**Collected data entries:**
—————

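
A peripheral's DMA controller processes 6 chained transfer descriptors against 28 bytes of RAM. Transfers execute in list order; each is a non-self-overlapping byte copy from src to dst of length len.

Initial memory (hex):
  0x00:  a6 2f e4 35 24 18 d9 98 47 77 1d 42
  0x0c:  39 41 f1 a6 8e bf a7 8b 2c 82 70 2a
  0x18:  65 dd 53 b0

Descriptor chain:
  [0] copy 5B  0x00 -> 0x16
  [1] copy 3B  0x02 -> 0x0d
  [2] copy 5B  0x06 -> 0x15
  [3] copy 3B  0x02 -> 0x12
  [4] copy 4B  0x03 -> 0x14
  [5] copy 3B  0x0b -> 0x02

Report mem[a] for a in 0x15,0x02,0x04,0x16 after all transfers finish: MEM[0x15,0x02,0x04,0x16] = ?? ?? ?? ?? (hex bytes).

MEM[0x15,0x02,0x04,0x16] = 24 42 e4 18

D0: mem[0x16..0x1a] <- [a6 2f e4 35 24]
D1: mem[0x0d..0x0f] <- [e4 35 24]
D2: mem[0x15..0x19] <- [d9 98 47 77 1d]
D3: mem[0x12..0x14] <- [e4 35 24]
D4: mem[0x14..0x17] <- [35 24 18 d9]
D5: mem[0x02..0x04] <- [42 39 e4]
query mem[0x15]=0x24, mem[0x02]=0x42, mem[0x04]=0xe4, mem[0x16]=0x18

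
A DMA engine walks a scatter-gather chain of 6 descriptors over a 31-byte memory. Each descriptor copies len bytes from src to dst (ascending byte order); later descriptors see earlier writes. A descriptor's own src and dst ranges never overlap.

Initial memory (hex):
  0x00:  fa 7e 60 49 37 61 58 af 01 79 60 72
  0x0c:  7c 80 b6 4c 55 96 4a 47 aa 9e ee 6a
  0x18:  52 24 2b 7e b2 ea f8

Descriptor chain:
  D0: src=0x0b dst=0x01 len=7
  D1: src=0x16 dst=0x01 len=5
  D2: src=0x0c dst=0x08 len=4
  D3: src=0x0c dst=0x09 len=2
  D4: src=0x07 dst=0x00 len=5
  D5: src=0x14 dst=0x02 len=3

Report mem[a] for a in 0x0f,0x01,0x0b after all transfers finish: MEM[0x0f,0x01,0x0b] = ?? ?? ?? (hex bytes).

MEM[0x0f,0x01,0x0b] = 4c 7c 4c

  after D0: wrote 7B at 0x01 = 727c80b64c5596
  after D1: wrote 5B at 0x01 = ee6a52242b
  after D2: wrote 4B at 0x08 = 7c80b64c
  after D3: wrote 2B at 0x09 = 7c80
  after D4: wrote 5B at 0x00 = 967c7c804c
  after D5: wrote 3B at 0x02 = aa9eee
query mem[0x0f]=0x4c, mem[0x01]=0x7c, mem[0x0b]=0x4c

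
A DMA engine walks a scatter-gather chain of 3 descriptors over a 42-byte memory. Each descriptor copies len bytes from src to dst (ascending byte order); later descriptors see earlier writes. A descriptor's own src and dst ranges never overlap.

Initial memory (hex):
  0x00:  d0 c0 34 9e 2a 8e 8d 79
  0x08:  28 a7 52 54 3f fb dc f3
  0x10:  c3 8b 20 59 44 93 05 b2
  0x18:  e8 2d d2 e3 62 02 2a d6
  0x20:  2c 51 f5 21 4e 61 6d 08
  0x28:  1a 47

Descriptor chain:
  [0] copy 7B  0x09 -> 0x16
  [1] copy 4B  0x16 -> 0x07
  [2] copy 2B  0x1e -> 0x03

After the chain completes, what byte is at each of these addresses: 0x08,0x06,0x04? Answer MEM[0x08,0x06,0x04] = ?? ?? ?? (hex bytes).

MEM[0x08,0x06,0x04] = 52 8d d6

  after D0: wrote 7B at 0x16 = a752543ffbdcf3
  after D1: wrote 4B at 0x07 = a752543f
  after D2: wrote 2B at 0x03 = 2ad6
query mem[0x08]=0x52, mem[0x06]=0x8d, mem[0x04]=0xd6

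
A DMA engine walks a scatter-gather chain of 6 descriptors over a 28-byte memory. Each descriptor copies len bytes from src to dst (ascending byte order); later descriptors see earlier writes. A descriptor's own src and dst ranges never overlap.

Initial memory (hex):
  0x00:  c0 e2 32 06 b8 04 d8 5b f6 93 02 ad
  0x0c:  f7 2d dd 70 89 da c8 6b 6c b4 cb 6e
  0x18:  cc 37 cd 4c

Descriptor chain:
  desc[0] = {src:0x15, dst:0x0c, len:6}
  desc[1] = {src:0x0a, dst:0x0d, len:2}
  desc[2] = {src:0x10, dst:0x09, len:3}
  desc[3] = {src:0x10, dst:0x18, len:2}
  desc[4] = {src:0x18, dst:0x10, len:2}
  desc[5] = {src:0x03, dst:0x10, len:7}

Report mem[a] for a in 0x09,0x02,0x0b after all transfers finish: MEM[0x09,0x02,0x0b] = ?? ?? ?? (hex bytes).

D0: mem[0x0c..0x11] <- [b4 cb 6e cc 37 cd]
D1: mem[0x0d..0x0e] <- [02 ad]
D2: mem[0x09..0x0b] <- [37 cd c8]
D3: mem[0x18..0x19] <- [37 cd]
D4: mem[0x10..0x11] <- [37 cd]
D5: mem[0x10..0x16] <- [06 b8 04 d8 5b f6 37]
query mem[0x09]=0x37, mem[0x02]=0x32, mem[0x0b]=0xc8

MEM[0x09,0x02,0x0b] = 37 32 c8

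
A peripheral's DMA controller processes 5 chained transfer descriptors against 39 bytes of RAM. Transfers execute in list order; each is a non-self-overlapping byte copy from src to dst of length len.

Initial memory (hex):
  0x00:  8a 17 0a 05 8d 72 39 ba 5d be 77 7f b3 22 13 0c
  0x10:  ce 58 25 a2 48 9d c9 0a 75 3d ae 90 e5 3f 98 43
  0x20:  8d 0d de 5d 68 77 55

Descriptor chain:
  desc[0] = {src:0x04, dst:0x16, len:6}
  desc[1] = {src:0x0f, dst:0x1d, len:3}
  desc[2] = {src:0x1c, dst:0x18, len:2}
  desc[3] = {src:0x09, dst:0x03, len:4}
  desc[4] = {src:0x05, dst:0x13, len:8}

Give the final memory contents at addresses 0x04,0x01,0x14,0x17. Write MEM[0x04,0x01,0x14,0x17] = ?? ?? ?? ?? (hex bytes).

MEM[0x04,0x01,0x14,0x17] = 77 17 b3 be

D0: mem[0x16..0x1b] <- [8d 72 39 ba 5d be]
D1: mem[0x1d..0x1f] <- [0c ce 58]
D2: mem[0x18..0x19] <- [e5 0c]
D3: mem[0x03..0x06] <- [be 77 7f b3]
D4: mem[0x13..0x1a] <- [7f b3 ba 5d be 77 7f b3]
query mem[0x04]=0x77, mem[0x01]=0x17, mem[0x14]=0xb3, mem[0x17]=0xbe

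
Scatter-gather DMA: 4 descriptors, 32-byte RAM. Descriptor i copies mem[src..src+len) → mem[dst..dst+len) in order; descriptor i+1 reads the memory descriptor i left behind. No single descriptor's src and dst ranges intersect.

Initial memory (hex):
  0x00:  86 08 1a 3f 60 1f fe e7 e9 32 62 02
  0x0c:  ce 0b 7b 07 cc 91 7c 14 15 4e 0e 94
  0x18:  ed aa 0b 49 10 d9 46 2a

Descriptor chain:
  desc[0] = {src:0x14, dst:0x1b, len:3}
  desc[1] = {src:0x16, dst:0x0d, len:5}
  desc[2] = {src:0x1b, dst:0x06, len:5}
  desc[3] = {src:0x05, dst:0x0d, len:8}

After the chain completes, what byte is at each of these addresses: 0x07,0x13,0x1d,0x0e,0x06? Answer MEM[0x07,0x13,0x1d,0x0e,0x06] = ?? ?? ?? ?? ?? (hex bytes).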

—————

Every line above from the line with "[2] copy 5B" to the line with "[5] copy 3B", both included, must be reproduced exactly, and no other line may appear.

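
  [2] copy 5B  0x06 -> 0x15
  [3] copy 3B  0x02 -> 0x12
  [4] copy 4B  0x03 -> 0x14
  [5] copy 3B  0x0b -> 0x02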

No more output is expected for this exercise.